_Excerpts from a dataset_
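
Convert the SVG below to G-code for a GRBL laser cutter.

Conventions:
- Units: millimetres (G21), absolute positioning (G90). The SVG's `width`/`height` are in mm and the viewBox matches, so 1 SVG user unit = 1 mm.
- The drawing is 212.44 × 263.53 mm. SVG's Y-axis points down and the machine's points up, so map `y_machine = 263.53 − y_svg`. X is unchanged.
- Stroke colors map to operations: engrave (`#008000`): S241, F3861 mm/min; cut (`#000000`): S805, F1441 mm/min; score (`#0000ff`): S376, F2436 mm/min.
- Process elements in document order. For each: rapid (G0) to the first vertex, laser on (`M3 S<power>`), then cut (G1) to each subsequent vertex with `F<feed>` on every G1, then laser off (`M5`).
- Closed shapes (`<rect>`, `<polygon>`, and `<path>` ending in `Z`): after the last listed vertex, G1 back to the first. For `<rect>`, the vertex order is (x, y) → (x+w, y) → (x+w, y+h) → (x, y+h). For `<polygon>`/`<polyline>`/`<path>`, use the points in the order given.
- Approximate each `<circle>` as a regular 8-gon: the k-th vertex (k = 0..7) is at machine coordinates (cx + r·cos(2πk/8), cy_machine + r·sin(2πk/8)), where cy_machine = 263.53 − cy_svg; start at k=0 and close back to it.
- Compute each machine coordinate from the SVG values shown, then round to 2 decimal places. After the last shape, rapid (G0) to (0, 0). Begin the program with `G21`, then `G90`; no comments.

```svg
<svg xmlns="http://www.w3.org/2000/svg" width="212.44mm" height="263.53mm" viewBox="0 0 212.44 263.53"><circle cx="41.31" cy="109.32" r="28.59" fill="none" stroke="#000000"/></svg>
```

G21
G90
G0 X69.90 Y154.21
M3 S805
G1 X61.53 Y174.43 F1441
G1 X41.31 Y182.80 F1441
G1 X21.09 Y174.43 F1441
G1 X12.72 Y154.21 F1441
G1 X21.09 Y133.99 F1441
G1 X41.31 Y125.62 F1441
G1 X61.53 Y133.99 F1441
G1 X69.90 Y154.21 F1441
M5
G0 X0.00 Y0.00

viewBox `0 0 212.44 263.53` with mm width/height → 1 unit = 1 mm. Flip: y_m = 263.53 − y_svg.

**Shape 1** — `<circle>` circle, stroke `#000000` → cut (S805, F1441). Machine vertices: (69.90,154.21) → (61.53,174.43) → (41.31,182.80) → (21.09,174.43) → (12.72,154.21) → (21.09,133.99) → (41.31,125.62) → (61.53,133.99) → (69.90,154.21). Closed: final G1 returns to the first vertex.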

_How to complete this task_
Transcribe each line of the data above, unaltered, from the one where "- Process elements" appears to the one where "- Closed shapes" appears, inclusive of both.

_Output below_
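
- Process elements in document order. For each: rapid (G0) to the first vertex, laser on (`M3 S<power>`), then cut (G1) to each subsequent vertex with `F<feed>` on every G1, then laser off (`M5`).
- Closed shapes (`<rect>`, `<polygon>`, and `<path>` ending in `Z`): after the last listed vertex, G1 back to the first. For `<rect>`, the vertex order is (x, y) → (x+w, y) → (x+w, y+h) → (x, y+h). For `<polygon>`/`<polyline>`/`<path>`, use the points in the order given.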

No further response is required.